Stored data
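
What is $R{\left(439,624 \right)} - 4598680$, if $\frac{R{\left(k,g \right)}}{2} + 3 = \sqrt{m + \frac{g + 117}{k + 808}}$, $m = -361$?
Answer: $-4598686 + \frac{2 i \sqrt{560434222}}{1247} \approx -4.5987 \cdot 10^{6} + 37.969 i$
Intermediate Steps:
$R{\left(k,g \right)} = -6 + 2 \sqrt{-361 + \frac{117 + g}{808 + k}}$ ($R{\left(k,g \right)} = -6 + 2 \sqrt{-361 + \frac{g + 117}{k + 808}} = -6 + 2 \sqrt{-361 + \frac{117 + g}{808 + k}}$)
$R{\left(439,624 \right)} - 4598680 = \left(-6 + 2 \sqrt{\frac{-291571 + 624 - 158479}{808 + 439}}\right) - 4598680 = \left(-6 + 2 \sqrt{\frac{-291571 + 624 - 158479}{1247}}\right) - 4598680 = \left(-6 + 2 \sqrt{\frac{1}{1247} \left(-449426\right)}\right) - 4598680 = \left(-6 + 2 \sqrt{- \frac{449426}{1247}}\right) - 4598680 = \left(-6 + 2 \frac{i \sqrt{560434222}}{1247}\right) - 4598680 = \left(-6 + \frac{2 i \sqrt{560434222}}{1247}\right) - 4598680 = -4598686 + \frac{2 i \sqrt{560434222}}{1247}$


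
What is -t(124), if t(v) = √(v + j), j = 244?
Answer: -4*√23 ≈ -19.183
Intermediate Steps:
t(v) = √(244 + v) (t(v) = √(v + 244) = √(244 + v))
-t(124) = -√(244 + 124) = -√368 = -4*√23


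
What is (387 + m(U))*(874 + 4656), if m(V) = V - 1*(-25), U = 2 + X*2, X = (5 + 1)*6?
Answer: 2687580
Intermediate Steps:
X = 36 (X = 6*6 = 36)
U = 74 (U = 2 + 36*2 = 2 + 72 = 74)
m(V) = 25 + V (m(V) = V + 25 = 25 + V)
(387 + m(U))*(874 + 4656) = (387 + (25 + 74))*(874 + 4656) = (387 + 99)*5530 = 486*5530 = 2687580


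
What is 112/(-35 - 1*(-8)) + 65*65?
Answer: 113963/27 ≈ 4220.9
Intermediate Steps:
112/(-35 - 1*(-8)) + 65*65 = 112/(-35 + 8) + 4225 = 112/(-27) + 4225 = 112*(-1/27) + 4225 = -112/27 + 4225 = 113963/27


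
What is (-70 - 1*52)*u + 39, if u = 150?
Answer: -18261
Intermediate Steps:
(-70 - 1*52)*u + 39 = (-70 - 1*52)*150 + 39 = (-70 - 52)*150 + 39 = -122*150 + 39 = -18300 + 39 = -18261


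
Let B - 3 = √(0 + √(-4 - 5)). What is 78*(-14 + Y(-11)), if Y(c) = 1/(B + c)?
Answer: -1092 - 78/(8 - √3*√I) ≈ -1103.1 - 2.0152*I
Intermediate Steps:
B = 3 + √3*√I (B = 3 + √(0 + √(-4 - 5)) = 3 + √(0 + √(-9)) = 3 + √(0 + 3*I) = 3 + √(3*I) = 3 + √3*√I ≈ 4.2247 + 1.2247*I)
Y(c) = 1/(3 + c + √3*√I) (Y(c) = 1/((3 + √3*√I) + c) = 1/(3 + c + √3*√I))
78*(-14 + Y(-11)) = 78*(-14 + 1/(3 - 11 + √3*√I)) = 78*(-14 + 1/(-8 + √3*√I)) = -1092 + 78/(-8 + √3*√I)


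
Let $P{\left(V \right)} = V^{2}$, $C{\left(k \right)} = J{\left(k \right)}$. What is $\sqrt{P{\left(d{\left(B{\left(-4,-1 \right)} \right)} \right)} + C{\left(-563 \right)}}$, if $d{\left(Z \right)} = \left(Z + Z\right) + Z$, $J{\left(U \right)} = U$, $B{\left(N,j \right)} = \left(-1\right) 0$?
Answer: $i \sqrt{563} \approx 23.728 i$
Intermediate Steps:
$B{\left(N,j \right)} = 0$
$C{\left(k \right)} = k$
$d{\left(Z \right)} = 3 Z$ ($d{\left(Z \right)} = 2 Z + Z = 3 Z$)
$\sqrt{P{\left(d{\left(B{\left(-4,-1 \right)} \right)} \right)} + C{\left(-563 \right)}} = \sqrt{\left(3 \cdot 0\right)^{2} - 563} = \sqrt{0^{2} - 563} = \sqrt{0 - 563} = \sqrt{-563} = i \sqrt{563}$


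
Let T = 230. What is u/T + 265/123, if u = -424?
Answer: 4399/14145 ≈ 0.31099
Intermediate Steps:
u/T + 265/123 = -424/230 + 265/123 = -424*1/230 + 265*(1/123) = -212/115 + 265/123 = 4399/14145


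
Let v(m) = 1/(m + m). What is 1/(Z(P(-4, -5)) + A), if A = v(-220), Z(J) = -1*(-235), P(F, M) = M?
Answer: 440/103399 ≈ 0.0042554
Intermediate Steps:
Z(J) = 235
v(m) = 1/(2*m)
A = -1/440 (A = (1/2)/(-220) = (1/2)*(-1/220) = -1/440 ≈ -0.0022727)
1/(Z(P(-4, -5)) + A) = 1/(235 - 1/440) = 1/(103399/440) = 440/103399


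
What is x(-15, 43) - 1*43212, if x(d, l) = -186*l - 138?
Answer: -51348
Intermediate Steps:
x(d, l) = -138 - 186*l
x(-15, 43) - 1*43212 = (-138 - 186*43) - 1*43212 = (-138 - 7998) - 43212 = -8136 - 43212 = -51348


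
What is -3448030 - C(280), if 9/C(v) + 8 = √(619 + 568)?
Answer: -3872137762/1123 - 9*√1187/1123 ≈ -3.4480e+6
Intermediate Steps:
C(v) = 9/(-8 + √1187) (C(v) = 9/(-8 + √(619 + 568)) = 9/(-8 + √1187))
-3448030 - C(280) = -3448030 - (72/1123 + 9*√1187/1123) = -3448030 + (-72/1123 - 9*√1187/1123) = -3872137762/1123 - 9*√1187/1123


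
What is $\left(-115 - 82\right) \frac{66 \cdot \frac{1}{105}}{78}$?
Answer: $- \frac{2167}{1365} \approx -1.5875$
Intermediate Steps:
$\left(-115 - 82\right) \frac{66 \cdot \frac{1}{105}}{78} = - 197 \cdot 66 \cdot \frac{1}{105} \cdot \frac{1}{78} = - 197 \cdot \frac{22}{35} \cdot \frac{1}{78} = \left(-197\right) \frac{11}{1365} = - \frac{2167}{1365}$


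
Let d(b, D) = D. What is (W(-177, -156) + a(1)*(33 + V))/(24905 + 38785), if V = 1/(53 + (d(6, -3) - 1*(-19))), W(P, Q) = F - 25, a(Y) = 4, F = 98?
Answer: 14149/4394610 ≈ 0.0032196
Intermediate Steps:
W(P, Q) = 73 (W(P, Q) = 98 - 25 = 73)
V = 1/69 (V = 1/(53 + (-3 - 1*(-19))) = 1/(53 + (-3 + 19)) = 1/(53 + 16) = 1/69 ≈ 0.014493)
(W(-177, -156) + a(1)*(33 + V))/(24905 + 38785) = (73 + 4*(33 + 1/69))/(24905 + 38785) = (73 + 4*(2278/69))/63690 = (73 + 9112/69)*(1/63690) = (14149/69)*(1/63690) = 14149/4394610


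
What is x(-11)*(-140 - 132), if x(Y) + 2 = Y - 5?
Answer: 4896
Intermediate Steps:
x(Y) = -7 + Y (x(Y) = -2 + (Y - 5) = -2 + (-5 + Y) = -7 + Y)
x(-11)*(-140 - 132) = (-7 - 11)*(-140 - 132) = -18*(-272) = 4896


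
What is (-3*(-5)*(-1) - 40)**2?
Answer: 3025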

[About this exercise] Reproduce exactly, please, only the lines from the start of the data above to the line that contains "Answer: 113963/27 ≈ 4220.9", with both ends kept.

[Response area]
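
What is $R{\left(439,624 \right)} - 4598680$, if $\frac{R{\left(k,g \right)}}{2} + 3 = \sqrt{m + \frac{g + 117}{k + 808}}$, $m = -361$?
Answer: $-4598686 + \frac{2 i \sqrt{560434222}}{1247} \approx -4.5987 \cdot 10^{6} + 37.969 i$
Intermediate Steps:
$R{\left(k,g \right)} = -6 + 2 \sqrt{-361 + \frac{117 + g}{808 + k}}$ ($R{\left(k,g \right)} = -6 + 2 \sqrt{-361 + \frac{g + 117}{k + 808}} = -6 + 2 \sqrt{-361 + \frac{117 + g}{808 + k}}$)
$R{\left(439,624 \right)} - 4598680 = \left(-6 + 2 \sqrt{\frac{-291571 + 624 - 158479}{808 + 439}}\right) - 4598680 = \left(-6 + 2 \sqrt{\frac{-291571 + 624 - 158479}{1247}}\right) - 4598680 = \left(-6 + 2 \sqrt{\frac{1}{1247} \left(-449426\right)}\right) - 4598680 = \left(-6 + 2 \sqrt{- \frac{449426}{1247}}\right) - 4598680 = \left(-6 + 2 \frac{i \sqrt{560434222}}{1247}\right) - 4598680 = \left(-6 + \frac{2 i \sqrt{560434222}}{1247}\right) - 4598680 = -4598686 + \frac{2 i \sqrt{560434222}}{1247}$


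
What is -t(124), if t(v) = √(v + j), j = 244?
Answer: -4*√23 ≈ -19.183
Intermediate Steps:
t(v) = √(244 + v) (t(v) = √(v + 244) = √(244 + v))
-t(124) = -√(244 + 124) = -√368 = -4*√23


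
What is (387 + m(U))*(874 + 4656), if m(V) = V - 1*(-25), U = 2 + X*2, X = (5 + 1)*6?
Answer: 2687580
Intermediate Steps:
X = 36 (X = 6*6 = 36)
U = 74 (U = 2 + 36*2 = 2 + 72 = 74)
m(V) = 25 + V (m(V) = V + 25 = 25 + V)
(387 + m(U))*(874 + 4656) = (387 + (25 + 74))*(874 + 4656) = (387 + 99)*5530 = 486*5530 = 2687580


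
What is 112/(-35 - 1*(-8)) + 65*65?
Answer: 113963/27 ≈ 4220.9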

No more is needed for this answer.